Start of Source material
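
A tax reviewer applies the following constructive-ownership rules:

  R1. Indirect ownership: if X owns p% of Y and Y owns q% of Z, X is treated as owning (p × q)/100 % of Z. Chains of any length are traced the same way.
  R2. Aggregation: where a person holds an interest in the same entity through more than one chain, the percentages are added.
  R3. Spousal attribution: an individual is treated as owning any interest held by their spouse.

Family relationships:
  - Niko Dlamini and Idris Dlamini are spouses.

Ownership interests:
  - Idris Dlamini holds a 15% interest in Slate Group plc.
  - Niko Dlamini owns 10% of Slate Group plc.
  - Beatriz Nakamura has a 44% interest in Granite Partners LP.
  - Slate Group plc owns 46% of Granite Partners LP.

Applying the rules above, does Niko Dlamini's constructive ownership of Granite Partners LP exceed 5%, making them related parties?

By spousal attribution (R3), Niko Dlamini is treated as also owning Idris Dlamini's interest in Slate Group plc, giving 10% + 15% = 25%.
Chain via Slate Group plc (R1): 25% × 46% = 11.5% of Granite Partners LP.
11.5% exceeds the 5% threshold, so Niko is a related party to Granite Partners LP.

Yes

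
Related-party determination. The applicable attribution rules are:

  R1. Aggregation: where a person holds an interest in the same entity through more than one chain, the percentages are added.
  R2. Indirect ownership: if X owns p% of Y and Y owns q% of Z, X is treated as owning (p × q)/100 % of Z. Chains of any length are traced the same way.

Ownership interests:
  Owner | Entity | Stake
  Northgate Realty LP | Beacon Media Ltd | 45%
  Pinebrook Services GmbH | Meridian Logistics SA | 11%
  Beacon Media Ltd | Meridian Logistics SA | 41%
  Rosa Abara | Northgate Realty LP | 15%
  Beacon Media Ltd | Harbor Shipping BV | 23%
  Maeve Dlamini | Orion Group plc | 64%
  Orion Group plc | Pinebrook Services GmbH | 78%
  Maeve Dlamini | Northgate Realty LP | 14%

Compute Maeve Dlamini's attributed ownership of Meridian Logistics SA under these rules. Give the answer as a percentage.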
End of Source material
Task
Starting at the first line and ending at the last, retype the entries above.

Exercise answer
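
A tax reviewer applies the following constructive-ownership rules:

  R1. Indirect ownership: if X owns p% of Y and Y owns q% of Z, X is treated as owning (p × q)/100 % of Z. Chains of any length are traced the same way.
  R2. Aggregation: where a person holds an interest in the same entity through more than one chain, the percentages are added.
  R3. Spousal attribution: an individual is treated as owning any interest held by their spouse.

Family relationships:
  - Niko Dlamini and Idris Dlamini are spouses.

Ownership interests:
  - Idris Dlamini holds a 15% interest in Slate Group plc.
  - Niko Dlamini owns 10% of Slate Group plc.
  - Beatriz Nakamura has a 44% interest in Granite Partners LP.
  - Slate Group plc owns 46% of Granite Partners LP.

Applying the rules above, does Niko Dlamini's constructive ownership of Granite Partners LP exceed 5%, making them related parties?

By spousal attribution (R3), Niko Dlamini is treated as also owning Idris Dlamini's interest in Slate Group plc, giving 10% + 15% = 25%.
Chain via Slate Group plc (R1): 25% × 46% = 11.5% of Granite Partners LP.
11.5% exceeds the 5% threshold, so Niko is a related party to Granite Partners LP.

Yes

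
Related-party determination. The applicable attribution rules are:

  R1. Aggregation: where a person holds an interest in the same entity through more than one chain, the percentages are added.
  R2. Indirect ownership: if X owns p% of Y and Y owns q% of Z, X is treated as owning (p × q)/100 % of Z. Chains of any length are traced the same way.

Ownership interests:
  Owner | Entity | Stake
  Northgate Realty LP | Beacon Media Ltd | 45%
  Pinebrook Services GmbH | Meridian Logistics SA | 11%
  Beacon Media Ltd | Meridian Logistics SA | 41%
  Rosa Abara | Northgate Realty LP | 15%
  Beacon Media Ltd | Harbor Shipping BV | 23%
  Maeve Dlamini | Orion Group plc | 64%
  Orion Group plc | Pinebrook Services GmbH | 78%
  Maeve Dlamini | Northgate Realty LP | 14%

Compute Maeve Dlamini's attributed ownership of Meridian Logistics SA under these rules. Give the answer as a percentage.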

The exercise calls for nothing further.